-- Material supplied follows --

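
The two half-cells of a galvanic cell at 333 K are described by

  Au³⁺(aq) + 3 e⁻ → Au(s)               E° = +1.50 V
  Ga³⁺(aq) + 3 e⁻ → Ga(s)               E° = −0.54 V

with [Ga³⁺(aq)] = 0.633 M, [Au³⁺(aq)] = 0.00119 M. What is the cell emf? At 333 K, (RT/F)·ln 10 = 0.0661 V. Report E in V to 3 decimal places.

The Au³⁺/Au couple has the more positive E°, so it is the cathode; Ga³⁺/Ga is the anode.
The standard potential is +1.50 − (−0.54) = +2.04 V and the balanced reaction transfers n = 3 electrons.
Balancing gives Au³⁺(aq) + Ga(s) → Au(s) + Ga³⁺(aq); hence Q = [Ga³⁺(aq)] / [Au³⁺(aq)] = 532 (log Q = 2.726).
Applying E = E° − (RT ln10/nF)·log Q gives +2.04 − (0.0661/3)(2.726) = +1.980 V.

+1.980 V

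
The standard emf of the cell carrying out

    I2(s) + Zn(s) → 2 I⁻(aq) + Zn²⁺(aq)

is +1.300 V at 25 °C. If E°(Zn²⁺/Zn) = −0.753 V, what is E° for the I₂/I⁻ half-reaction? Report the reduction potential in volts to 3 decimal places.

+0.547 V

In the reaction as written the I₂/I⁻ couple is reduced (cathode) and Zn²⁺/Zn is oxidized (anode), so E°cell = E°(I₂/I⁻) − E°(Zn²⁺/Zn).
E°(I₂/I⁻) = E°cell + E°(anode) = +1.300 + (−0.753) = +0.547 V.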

-- Material supplied concluded --
-- Material supplied follows --

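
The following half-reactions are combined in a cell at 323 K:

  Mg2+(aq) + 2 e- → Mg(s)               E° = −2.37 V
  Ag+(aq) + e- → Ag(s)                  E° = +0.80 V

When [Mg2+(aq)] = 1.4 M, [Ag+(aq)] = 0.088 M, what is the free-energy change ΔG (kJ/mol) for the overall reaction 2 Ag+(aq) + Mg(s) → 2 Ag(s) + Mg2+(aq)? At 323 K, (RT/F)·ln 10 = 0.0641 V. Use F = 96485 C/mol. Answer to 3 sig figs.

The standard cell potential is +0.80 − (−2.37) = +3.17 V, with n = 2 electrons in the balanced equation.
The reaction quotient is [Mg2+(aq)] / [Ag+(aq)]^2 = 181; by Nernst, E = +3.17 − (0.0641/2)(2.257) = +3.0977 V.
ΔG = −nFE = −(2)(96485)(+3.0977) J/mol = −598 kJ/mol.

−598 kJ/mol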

-- Material supplied concluded --

Return only the stretch of the material above from the line holding "Ga³⁺(aq) + 3" through the line holding "I2(s) + Zn(s) → 2 I⁻(aq) + Zn²⁺(aq)", copied exactly.

### Answer area
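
  Ga³⁺(aq) + 3 e⁻ → Ga(s)               E° = −0.54 V

with [Ga³⁺(aq)] = 0.633 M, [Au³⁺(aq)] = 0.00119 M. What is the cell emf? At 333 K, (RT/F)·ln 10 = 0.0661 V. Report E in V to 3 decimal places.

The Au³⁺/Au couple has the more positive E°, so it is the cathode; Ga³⁺/Ga is the anode.
The standard potential is +1.50 − (−0.54) = +2.04 V and the balanced reaction transfers n = 3 electrons.
Balancing gives Au³⁺(aq) + Ga(s) → Au(s) + Ga³⁺(aq); hence Q = [Ga³⁺(aq)] / [Au³⁺(aq)] = 532 (log Q = 2.726).
Applying E = E° − (RT ln10/nF)·log Q gives +2.04 − (0.0661/3)(2.726) = +1.980 V.

+1.980 V

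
The standard emf of the cell carrying out

    I2(s) + Zn(s) → 2 I⁻(aq) + Zn²⁺(aq)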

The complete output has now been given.